#### [INPUT FOR THIS TASK]
- - - - - - -

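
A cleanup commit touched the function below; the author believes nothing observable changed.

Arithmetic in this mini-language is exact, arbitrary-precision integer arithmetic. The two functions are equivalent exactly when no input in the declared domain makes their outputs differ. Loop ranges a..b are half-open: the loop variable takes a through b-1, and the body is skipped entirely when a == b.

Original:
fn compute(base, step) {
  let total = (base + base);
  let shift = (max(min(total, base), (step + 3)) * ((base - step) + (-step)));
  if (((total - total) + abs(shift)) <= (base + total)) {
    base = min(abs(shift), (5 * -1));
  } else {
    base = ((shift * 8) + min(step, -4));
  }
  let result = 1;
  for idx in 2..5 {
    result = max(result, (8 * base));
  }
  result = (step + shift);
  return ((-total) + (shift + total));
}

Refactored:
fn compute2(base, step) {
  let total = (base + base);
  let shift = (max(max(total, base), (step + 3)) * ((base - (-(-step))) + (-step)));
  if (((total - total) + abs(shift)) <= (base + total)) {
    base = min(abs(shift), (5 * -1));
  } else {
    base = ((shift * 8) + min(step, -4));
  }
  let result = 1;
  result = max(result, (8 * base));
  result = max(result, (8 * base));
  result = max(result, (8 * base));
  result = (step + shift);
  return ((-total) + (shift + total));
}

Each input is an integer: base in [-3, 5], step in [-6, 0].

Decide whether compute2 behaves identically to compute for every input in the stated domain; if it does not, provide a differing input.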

- - - - - - -

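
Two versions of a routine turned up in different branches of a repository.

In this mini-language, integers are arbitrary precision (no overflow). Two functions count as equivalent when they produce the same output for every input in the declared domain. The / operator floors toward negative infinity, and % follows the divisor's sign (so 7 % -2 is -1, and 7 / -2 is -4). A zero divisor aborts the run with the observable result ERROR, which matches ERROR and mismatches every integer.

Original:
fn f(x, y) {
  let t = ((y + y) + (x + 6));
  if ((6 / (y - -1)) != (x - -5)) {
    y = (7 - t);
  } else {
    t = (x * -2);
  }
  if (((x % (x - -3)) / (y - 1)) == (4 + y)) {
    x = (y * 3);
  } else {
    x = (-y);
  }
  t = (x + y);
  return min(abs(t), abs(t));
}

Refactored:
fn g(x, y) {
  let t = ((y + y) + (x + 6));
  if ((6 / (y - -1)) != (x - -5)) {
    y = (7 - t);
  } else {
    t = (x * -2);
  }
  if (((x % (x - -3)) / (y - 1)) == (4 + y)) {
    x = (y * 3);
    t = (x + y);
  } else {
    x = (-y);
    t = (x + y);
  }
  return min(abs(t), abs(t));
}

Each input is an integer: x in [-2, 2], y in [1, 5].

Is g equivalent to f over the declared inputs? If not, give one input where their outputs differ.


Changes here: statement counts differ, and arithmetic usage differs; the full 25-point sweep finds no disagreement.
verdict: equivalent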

- - - - - - -

#### [TASK PROMPT]
Where the string "Each" shows up in the listing above, copy the line that holds it.

#### [YOUR RESPONSE]
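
Each input is an integer: base in [-3, 5], step in [-6, 0].
Each input is an integer: x in [-2, 2], y in [1, 5].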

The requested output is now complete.